Below are the records. Retype exactly the lines between the lines holding "Timekeeping rules for Halax" and "For reference, 1", inclusive.

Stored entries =
——
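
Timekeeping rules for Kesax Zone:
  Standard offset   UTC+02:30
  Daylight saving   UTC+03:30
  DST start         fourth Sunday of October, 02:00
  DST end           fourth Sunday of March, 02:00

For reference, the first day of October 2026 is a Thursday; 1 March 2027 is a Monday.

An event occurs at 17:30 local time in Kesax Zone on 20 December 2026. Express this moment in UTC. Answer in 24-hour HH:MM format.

1 October 2026 is a Thursday, so the first Sunday is October 4 and the fourth is October 25.
1 March 2027 is a Monday, so the first Sunday is March 7 and the fourth is March 28.
Daylight saving runs 25 October 2026 – 28 March 2027; 20 December 2026 is inside that window, so Kesax Zone is at UTC+03:30.
17:30 local − 3h30m = 14:00 UTC.

14:00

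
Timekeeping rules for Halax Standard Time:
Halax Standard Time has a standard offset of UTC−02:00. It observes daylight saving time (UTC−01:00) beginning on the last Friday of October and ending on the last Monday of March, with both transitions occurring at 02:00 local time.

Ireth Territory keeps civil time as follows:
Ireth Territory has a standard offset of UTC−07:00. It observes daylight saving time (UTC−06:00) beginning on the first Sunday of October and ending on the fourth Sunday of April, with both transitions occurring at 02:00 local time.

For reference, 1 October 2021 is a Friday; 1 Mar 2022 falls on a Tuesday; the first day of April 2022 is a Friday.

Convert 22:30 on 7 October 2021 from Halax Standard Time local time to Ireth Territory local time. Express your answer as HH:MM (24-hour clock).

18:30

1 October 2021 is a Friday, so Fridays fall on 1, 8, 15, 22, 29; the last is October 29.
1 March 2022 is a Tuesday, so Mondays fall on 7, 14, 21, 28; the last is March 28.
7 October 2021 does not fall between 29 October 2021 and 28 March 2022, so daylight saving is not in effect and Halax Standard Time is at UTC−02:00.
22:30 Halax Standard Time + 2h = 00:30 UTC (rolling into the next day, 8 October 2021).
1 October 2021 is a Friday, so the first Sunday is October 3.
1 April 2022 is a Friday, so the first Sunday is April 3 and the fourth is April 24.
At the standard offset (UTC−07:00), 00:30 UTC − 7h = 17:30 Ireth Territory standard time (rolling into the previous day, 7 October 2021).
The standard-time date in Ireth Territory, 7 October 2021, falls between 3 October 2021 and 24 April 2022, so daylight saving is in effect and Ireth Territory is at UTC−06:00.
00:30 UTC − 6h = 18:30 Ireth Territory (rolling into the previous day, 7 October 2021).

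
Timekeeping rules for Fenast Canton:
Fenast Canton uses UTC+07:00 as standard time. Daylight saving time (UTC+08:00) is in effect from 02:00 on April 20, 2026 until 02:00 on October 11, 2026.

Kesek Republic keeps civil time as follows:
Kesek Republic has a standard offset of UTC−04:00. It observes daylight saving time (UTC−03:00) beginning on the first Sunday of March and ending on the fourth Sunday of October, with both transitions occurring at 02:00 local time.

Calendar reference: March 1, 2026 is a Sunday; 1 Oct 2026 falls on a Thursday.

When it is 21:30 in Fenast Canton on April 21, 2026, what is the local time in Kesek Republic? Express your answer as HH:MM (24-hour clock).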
——
Finished task =
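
Timekeeping rules for Halax Standard Time:
Halax Standard Time has a standard offset of UTC−02:00. It observes daylight saving time (UTC−01:00) beginning on the last Friday of October and ending on the last Monday of March, with both transitions occurring at 02:00 local time.

Ireth Territory keeps civil time as follows:
Ireth Territory has a standard offset of UTC−07:00. It observes daylight saving time (UTC−06:00) beginning on the first Sunday of October and ending on the fourth Sunday of April, with both transitions occurring at 02:00 local time.

For reference, 1 October 2021 is a Friday; 1 Mar 2022 falls on a Tuesday; the first day of April 2022 is a Friday.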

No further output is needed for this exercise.